◆ **INPUT DATA**
========================================
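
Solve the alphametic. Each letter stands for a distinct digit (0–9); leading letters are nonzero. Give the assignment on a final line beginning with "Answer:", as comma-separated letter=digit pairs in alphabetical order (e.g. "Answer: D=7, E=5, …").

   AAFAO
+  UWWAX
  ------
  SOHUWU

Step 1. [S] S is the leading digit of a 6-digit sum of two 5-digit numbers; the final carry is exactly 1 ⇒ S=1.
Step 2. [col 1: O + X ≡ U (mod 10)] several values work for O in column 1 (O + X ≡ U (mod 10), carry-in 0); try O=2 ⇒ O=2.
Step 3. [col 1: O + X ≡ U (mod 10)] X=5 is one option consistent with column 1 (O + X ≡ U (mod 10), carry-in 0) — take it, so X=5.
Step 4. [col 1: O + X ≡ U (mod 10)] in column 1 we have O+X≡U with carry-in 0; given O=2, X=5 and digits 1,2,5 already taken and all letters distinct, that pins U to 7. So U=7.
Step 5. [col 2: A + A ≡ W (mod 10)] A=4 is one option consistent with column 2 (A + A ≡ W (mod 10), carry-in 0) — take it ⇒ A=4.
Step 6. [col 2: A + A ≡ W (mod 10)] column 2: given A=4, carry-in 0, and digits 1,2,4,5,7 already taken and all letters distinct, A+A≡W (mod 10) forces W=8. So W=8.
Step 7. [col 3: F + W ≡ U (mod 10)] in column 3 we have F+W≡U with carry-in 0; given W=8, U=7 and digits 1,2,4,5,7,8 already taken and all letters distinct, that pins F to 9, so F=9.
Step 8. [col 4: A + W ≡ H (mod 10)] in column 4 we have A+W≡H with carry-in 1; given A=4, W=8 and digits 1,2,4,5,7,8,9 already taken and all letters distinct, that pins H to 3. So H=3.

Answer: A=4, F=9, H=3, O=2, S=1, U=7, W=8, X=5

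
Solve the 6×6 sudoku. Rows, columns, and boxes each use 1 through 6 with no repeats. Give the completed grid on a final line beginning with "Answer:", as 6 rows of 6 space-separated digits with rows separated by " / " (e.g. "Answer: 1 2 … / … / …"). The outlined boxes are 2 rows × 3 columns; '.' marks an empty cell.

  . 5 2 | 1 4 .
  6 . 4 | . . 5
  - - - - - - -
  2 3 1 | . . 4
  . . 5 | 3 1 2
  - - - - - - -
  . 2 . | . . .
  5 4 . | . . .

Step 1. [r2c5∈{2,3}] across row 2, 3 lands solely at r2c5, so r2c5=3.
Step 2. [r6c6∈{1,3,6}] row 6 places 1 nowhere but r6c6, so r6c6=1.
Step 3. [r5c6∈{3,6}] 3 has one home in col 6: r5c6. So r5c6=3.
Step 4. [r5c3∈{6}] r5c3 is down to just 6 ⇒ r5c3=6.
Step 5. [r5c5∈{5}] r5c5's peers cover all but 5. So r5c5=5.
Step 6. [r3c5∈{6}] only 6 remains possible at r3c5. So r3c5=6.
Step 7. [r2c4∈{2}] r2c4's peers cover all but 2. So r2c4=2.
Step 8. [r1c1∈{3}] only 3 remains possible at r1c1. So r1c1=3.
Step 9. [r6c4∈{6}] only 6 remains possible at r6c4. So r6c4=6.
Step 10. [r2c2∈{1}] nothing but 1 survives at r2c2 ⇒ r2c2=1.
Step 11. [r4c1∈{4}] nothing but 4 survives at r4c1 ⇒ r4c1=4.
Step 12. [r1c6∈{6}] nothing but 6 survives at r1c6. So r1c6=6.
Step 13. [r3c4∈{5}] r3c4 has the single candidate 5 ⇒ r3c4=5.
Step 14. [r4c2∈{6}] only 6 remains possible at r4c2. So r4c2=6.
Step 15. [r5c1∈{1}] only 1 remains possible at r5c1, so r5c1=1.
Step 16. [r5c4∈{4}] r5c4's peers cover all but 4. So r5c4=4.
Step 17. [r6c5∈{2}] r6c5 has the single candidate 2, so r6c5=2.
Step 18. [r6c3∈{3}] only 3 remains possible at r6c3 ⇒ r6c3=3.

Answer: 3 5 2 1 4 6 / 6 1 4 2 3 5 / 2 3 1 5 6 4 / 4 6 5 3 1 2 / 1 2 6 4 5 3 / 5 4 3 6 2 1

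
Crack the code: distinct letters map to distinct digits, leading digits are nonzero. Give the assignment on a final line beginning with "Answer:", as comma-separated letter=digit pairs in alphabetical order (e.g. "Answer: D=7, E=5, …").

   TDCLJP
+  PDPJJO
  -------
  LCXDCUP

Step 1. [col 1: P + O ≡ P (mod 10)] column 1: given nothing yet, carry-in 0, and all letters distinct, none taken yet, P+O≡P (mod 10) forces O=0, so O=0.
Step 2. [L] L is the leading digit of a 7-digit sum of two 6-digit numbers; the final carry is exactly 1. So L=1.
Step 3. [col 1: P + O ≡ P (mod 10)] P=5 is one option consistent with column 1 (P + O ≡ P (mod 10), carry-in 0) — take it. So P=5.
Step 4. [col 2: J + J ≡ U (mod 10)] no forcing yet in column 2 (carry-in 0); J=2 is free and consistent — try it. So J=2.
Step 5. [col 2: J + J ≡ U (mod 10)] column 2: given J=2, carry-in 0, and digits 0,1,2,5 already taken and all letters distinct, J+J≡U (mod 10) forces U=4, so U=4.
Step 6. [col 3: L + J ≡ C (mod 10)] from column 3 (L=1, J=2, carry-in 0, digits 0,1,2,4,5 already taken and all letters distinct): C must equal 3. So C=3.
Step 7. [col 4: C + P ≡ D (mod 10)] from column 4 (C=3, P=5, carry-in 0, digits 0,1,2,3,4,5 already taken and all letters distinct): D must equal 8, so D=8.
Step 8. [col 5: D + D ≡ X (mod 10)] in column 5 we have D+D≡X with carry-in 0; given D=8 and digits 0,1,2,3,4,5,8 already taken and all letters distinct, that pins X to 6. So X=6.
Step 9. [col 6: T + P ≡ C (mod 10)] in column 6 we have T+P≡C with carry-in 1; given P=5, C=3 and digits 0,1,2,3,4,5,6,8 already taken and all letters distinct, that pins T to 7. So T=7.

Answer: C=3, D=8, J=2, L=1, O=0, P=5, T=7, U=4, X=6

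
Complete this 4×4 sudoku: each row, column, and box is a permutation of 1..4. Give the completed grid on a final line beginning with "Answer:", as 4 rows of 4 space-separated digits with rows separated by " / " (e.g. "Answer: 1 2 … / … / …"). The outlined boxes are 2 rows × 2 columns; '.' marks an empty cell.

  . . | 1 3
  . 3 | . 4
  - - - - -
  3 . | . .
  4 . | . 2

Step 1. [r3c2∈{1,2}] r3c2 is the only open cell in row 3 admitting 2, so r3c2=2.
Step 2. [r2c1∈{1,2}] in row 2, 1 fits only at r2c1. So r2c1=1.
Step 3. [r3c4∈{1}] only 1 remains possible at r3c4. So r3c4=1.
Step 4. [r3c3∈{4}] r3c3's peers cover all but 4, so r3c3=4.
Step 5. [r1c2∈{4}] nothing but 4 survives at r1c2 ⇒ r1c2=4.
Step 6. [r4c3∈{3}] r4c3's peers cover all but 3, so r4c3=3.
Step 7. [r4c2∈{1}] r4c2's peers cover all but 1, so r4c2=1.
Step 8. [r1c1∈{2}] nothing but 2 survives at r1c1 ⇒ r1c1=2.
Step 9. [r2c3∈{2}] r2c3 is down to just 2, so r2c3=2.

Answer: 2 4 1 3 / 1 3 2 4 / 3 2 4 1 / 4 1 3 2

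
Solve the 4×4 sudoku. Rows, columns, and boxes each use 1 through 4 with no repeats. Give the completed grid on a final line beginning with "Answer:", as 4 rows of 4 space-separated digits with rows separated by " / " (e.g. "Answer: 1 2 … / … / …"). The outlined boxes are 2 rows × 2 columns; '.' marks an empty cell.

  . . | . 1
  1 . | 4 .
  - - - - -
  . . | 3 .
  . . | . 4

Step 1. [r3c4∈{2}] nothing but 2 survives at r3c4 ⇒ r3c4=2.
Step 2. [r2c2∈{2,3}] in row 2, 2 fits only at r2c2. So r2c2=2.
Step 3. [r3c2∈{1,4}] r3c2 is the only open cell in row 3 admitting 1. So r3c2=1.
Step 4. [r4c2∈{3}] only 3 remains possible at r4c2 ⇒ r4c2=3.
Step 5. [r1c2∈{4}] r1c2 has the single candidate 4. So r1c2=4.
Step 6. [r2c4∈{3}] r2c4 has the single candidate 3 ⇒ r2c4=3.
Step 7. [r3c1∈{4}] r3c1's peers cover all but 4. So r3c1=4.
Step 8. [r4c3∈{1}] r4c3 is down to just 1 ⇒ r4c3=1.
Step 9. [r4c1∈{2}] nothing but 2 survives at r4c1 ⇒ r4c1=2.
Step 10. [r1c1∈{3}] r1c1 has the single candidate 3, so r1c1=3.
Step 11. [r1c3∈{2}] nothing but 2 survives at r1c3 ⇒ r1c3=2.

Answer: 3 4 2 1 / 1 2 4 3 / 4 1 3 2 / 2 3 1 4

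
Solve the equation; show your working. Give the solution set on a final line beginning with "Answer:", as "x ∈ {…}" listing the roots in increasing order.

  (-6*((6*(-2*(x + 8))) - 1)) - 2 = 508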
========================================
◆ **EXERCISE INSTRUCTIONS**
Within the entries above, find the string "through" and return each line that holds it.

◆ **SOLUTION BELOW**
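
Solve the 6×6 sudoku. Rows, columns, and boxes each use 1 through 6 with no repeats. Give the completed grid on a final line beginning with "Answer:", as 6 rows of 6 space-separated digits with rows separated by " / " (e.g. "Answer: 1 2 … / … / …"). The outlined boxes are 2 rows × 3 columns; '.' marks an empty cell.
Solve the 4×4 sudoku. Rows, columns, and boxes each use 1 through 4 with no repeats. Give the completed grid on a final line beginning with "Answer:", as 4 rows of 4 space-separated digits with rows separated by " / " (e.g. "Answer: 1 2 … / … / …"). The outlined boxes are 2 rows × 2 columns; '.' marks an empty cell.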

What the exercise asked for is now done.